_YOUR INSTRUCTIONS_
Give back the records in their entirety, exactly.

_DATA SUPPLIED_
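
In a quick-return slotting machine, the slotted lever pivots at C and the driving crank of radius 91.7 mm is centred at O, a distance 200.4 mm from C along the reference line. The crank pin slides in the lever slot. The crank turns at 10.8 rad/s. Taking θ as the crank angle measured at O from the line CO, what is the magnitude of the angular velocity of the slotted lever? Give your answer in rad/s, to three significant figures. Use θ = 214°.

4.07

ω = 10.8 rad/s
Crank pin A relative to C: A = (d + r cosθ, r sinθ); lever angle φ = atan2(r sinθ, d + r cosθ).
Differentiating tanφ: φ̇ = rω(d cosθ + r)/(d² + r² + 2dr cosθ).
d² + r² + 2dr cosθ = |CA|² = 0.0180991 m²;  d cosθ + r = -0.074439 m.
|ω_lever| = |0.0917·10.8·-0.074439| / 0.0180991 = 4.0732 rad/s.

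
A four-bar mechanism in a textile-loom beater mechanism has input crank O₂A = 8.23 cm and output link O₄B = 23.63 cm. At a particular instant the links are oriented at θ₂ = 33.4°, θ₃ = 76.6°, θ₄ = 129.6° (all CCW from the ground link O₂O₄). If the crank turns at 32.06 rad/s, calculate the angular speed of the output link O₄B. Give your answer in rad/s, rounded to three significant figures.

ω₂ = 32.06 rad/s
Differentiating the loop-closure r₂e^{iθ₂}+r₃e^{iθ₃}=r₁+r₄e^{iθ₄} gives r₂ω₂e^{iθ₂}+r₃ω₃e^{iθ₃}=r₄ω₄e^{iθ₄}.
Eliminating the other unknown: ω₄ = r₂ω₂ sin(θ₂−θ₃) / [r₄ sin(θ₄−θ₃)].
Numerator sine = -0.68455; denominator sine = +0.79864.
Result = 0.0823·32.06·(-0.68455) / (0.2363·(+0.79864)) = -9.5709 rad/s; magnitude 9.5709 rad/s.

9.57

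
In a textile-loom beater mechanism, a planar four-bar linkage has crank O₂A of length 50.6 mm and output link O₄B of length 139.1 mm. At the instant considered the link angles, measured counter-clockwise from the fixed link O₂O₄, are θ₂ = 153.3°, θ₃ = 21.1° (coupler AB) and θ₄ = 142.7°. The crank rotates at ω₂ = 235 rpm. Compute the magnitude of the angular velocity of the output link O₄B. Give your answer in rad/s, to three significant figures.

ω₂ = 24.61 rad/s (from 235 rpm).
Differentiating the loop-closure r₂e^{iθ₂}+r₃e^{iθ₃}=r₁+r₄e^{iθ₄} gives r₂ω₂e^{iθ₂}+r₃ω₃e^{iθ₃}=r₄ω₄e^{iθ₄}.
Eliminating the other unknown: ω₄ = r₂ω₂ sin(θ₂−θ₃) / [r₄ sin(θ₄−θ₃)].
Numerator sine = +0.74080; denominator sine = +0.85173.
Result = 0.0506·24.61·(+0.74080) / (0.1391·(+0.85173)) = +7.7862 rad/s; magnitude 7.7862 rad/s.

7.79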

_RESPONSE TO THIS TASK_
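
In a quick-return slotting machine, the slotted lever pivots at C and the driving crank of radius 91.7 mm is centred at O, a distance 200.4 mm from C along the reference line. The crank pin slides in the lever slot. The crank turns at 10.8 rad/s. Taking θ as the crank angle measured at O from the line CO, what is the magnitude of the angular velocity of the slotted lever? Give your answer in rad/s, to three significant figures. Use θ = 214°.

4.07

ω = 10.8 rad/s
Crank pin A relative to C: A = (d + r cosθ, r sinθ); lever angle φ = atan2(r sinθ, d + r cosθ).
Differentiating tanφ: φ̇ = rω(d cosθ + r)/(d² + r² + 2dr cosθ).
d² + r² + 2dr cosθ = |CA|² = 0.0180991 m²;  d cosθ + r = -0.074439 m.
|ω_lever| = |0.0917·10.8·-0.074439| / 0.0180991 = 4.0732 rad/s.

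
A four-bar mechanism in a textile-loom beater mechanism has input crank O₂A = 8.23 cm and output link O₄B = 23.63 cm. At a particular instant the links are oriented at θ₂ = 33.4°, θ₃ = 76.6°, θ₄ = 129.6° (all CCW from the ground link O₂O₄). If the crank turns at 32.06 rad/s, calculate the angular speed of the output link O₄B. Give your answer in rad/s, rounded to three significant figures.

ω₂ = 32.06 rad/s
Differentiating the loop-closure r₂e^{iθ₂}+r₃e^{iθ₃}=r₁+r₄e^{iθ₄} gives r₂ω₂e^{iθ₂}+r₃ω₃e^{iθ₃}=r₄ω₄e^{iθ₄}.
Eliminating the other unknown: ω₄ = r₂ω₂ sin(θ₂−θ₃) / [r₄ sin(θ₄−θ₃)].
Numerator sine = -0.68455; denominator sine = +0.79864.
Result = 0.0823·32.06·(-0.68455) / (0.2363·(+0.79864)) = -9.5709 rad/s; magnitude 9.5709 rad/s.

9.57

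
In a textile-loom beater mechanism, a planar four-bar linkage has crank O₂A of length 50.6 mm and output link O₄B of length 139.1 mm. At the instant considered the link angles, measured counter-clockwise from the fixed link O₂O₄, are θ₂ = 153.3°, θ₃ = 21.1° (coupler AB) and θ₄ = 142.7°. The crank rotates at ω₂ = 235 rpm. Compute the magnitude of the angular velocity of the output link O₄B. Give your answer in rad/s, to three significant figures.

ω₂ = 24.61 rad/s (from 235 rpm).
Differentiating the loop-closure r₂e^{iθ₂}+r₃e^{iθ₃}=r₁+r₄e^{iθ₄} gives r₂ω₂e^{iθ₂}+r₃ω₃e^{iθ₃}=r₄ω₄e^{iθ₄}.
Eliminating the other unknown: ω₄ = r₂ω₂ sin(θ₂−θ₃) / [r₄ sin(θ₄−θ₃)].
Numerator sine = +0.74080; denominator sine = +0.85173.
Result = 0.0506·24.61·(+0.74080) / (0.1391·(+0.85173)) = +7.7862 rad/s; magnitude 7.7862 rad/s.

7.79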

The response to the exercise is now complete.